EXERCISE
Copy out all the lines in the records that include the word "What".

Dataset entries
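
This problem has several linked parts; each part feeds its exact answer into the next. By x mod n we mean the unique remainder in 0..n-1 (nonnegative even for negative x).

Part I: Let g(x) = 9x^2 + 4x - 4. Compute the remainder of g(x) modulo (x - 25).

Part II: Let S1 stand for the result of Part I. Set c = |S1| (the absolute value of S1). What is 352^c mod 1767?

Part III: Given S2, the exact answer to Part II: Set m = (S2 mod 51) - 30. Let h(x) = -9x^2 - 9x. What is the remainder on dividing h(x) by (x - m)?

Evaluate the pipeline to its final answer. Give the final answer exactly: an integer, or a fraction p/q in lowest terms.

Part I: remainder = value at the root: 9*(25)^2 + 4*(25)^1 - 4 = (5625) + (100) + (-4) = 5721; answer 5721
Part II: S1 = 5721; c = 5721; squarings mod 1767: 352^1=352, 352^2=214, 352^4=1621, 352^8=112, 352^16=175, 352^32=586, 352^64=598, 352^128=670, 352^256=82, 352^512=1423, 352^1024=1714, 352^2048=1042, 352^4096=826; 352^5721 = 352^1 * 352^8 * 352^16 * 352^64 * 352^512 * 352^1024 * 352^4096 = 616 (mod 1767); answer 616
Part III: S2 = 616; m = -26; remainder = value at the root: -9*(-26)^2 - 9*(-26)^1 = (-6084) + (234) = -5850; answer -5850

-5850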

TASK SOLUTION
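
Part II: Let S1 stand for the result of Part I. Set c = |S1| (the absolute value of S1). What is 352^c mod 1767?
Part III: Given S2, the exact answer to Part II: Set m = (S2 mod 51) - 30. Let h(x) = -9x^2 - 9x. What is the remainder on dividing h(x) by (x - m)?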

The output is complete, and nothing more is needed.